## RAW DATA
•••••
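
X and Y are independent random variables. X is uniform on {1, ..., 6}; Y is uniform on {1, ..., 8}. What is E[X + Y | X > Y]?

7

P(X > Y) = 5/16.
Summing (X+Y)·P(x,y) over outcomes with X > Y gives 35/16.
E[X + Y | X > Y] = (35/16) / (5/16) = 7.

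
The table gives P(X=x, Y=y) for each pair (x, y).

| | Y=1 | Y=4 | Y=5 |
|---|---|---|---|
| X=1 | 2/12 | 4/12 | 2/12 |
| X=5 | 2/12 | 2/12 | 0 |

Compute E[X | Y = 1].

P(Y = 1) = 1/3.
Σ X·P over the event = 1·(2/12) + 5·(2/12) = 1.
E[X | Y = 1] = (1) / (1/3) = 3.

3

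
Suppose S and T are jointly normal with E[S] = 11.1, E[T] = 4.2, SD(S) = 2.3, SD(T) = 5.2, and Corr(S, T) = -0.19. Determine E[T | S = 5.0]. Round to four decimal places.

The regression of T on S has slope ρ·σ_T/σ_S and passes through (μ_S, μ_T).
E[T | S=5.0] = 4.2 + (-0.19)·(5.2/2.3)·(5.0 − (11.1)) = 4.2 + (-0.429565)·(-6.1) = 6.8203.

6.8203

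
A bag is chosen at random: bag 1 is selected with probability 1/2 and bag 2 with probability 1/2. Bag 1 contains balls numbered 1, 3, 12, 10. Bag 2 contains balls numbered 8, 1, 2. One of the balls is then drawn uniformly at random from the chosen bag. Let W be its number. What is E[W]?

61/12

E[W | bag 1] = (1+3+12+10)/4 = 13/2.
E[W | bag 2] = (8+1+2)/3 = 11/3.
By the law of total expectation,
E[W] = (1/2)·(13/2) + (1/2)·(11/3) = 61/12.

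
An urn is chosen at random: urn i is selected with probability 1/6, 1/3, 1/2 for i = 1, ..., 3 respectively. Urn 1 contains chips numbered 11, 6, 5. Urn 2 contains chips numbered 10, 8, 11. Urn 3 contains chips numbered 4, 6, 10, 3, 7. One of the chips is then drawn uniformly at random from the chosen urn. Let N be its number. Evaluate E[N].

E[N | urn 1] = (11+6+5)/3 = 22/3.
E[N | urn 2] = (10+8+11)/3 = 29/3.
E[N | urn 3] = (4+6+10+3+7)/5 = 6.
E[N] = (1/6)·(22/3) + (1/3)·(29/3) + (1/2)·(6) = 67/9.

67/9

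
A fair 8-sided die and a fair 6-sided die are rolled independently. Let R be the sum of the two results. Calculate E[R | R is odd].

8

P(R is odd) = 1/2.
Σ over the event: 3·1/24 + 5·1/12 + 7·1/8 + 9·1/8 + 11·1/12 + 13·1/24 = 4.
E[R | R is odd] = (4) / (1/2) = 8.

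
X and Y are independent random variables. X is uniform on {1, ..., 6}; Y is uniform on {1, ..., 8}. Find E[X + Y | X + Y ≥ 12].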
•••••
Set the whole listing down again, unchanged.

## SOLUTION TO THIS EXERCISE
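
X and Y are independent random variables. X is uniform on {1, ..., 6}; Y is uniform on {1, ..., 8}. What is E[X + Y | X > Y]?

7

P(X > Y) = 5/16.
Summing (X+Y)·P(x,y) over outcomes with X > Y gives 35/16.
E[X + Y | X > Y] = (35/16) / (5/16) = 7.

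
The table gives P(X=x, Y=y) for each pair (x, y).

| | Y=1 | Y=4 | Y=5 |
|---|---|---|---|
| X=1 | 2/12 | 4/12 | 2/12 |
| X=5 | 2/12 | 2/12 | 0 |

Compute E[X | Y = 1].

P(Y = 1) = 1/3.
Σ X·P over the event = 1·(2/12) + 5·(2/12) = 1.
E[X | Y = 1] = (1) / (1/3) = 3.

3

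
Suppose S and T are jointly normal with E[S] = 11.1, E[T] = 4.2, SD(S) = 2.3, SD(T) = 5.2, and Corr(S, T) = -0.19. Determine E[T | S = 5.0]. Round to four decimal places.

The regression of T on S has slope ρ·σ_T/σ_S and passes through (μ_S, μ_T).
E[T | S=5.0] = 4.2 + (-0.19)·(5.2/2.3)·(5.0 − (11.1)) = 4.2 + (-0.429565)·(-6.1) = 6.8203.

6.8203

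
A bag is chosen at random: bag 1 is selected with probability 1/2 and bag 2 with probability 1/2. Bag 1 contains balls numbered 1, 3, 12, 10. Bag 2 contains balls numbered 8, 1, 2. One of the balls is then drawn uniformly at random from the chosen bag. Let W be its number. What is E[W]?

61/12

E[W | bag 1] = (1+3+12+10)/4 = 13/2.
E[W | bag 2] = (8+1+2)/3 = 11/3.
By the law of total expectation,
E[W] = (1/2)·(13/2) + (1/2)·(11/3) = 61/12.

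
An urn is chosen at random: urn i is selected with probability 1/6, 1/3, 1/2 for i = 1, ..., 3 respectively. Urn 1 contains chips numbered 11, 6, 5. Urn 2 contains chips numbered 10, 8, 11. Urn 3 contains chips numbered 4, 6, 10, 3, 7. One of the chips is then drawn uniformly at random from the chosen urn. Let N be its number. Evaluate E[N].

E[N | urn 1] = (11+6+5)/3 = 22/3.
E[N | urn 2] = (10+8+11)/3 = 29/3.
E[N | urn 3] = (4+6+10+3+7)/5 = 6.
E[N] = (1/6)·(22/3) + (1/3)·(29/3) + (1/2)·(6) = 67/9.

67/9

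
A fair 8-sided die and a fair 6-sided die are rolled independently. Let R be the sum of the two results. Calculate E[R | R is odd].

8

P(R is odd) = 1/2.
Σ over the event: 3·1/24 + 5·1/12 + 7·1/8 + 9·1/8 + 11·1/12 + 13·1/24 = 4.
E[R | R is odd] = (4) / (1/2) = 8.

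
X and Y are independent random variables. X is uniform on {1, ..., 6}; Y is uniform on {1, ..., 8}. Find E[X + Y | X + Y ≥ 12].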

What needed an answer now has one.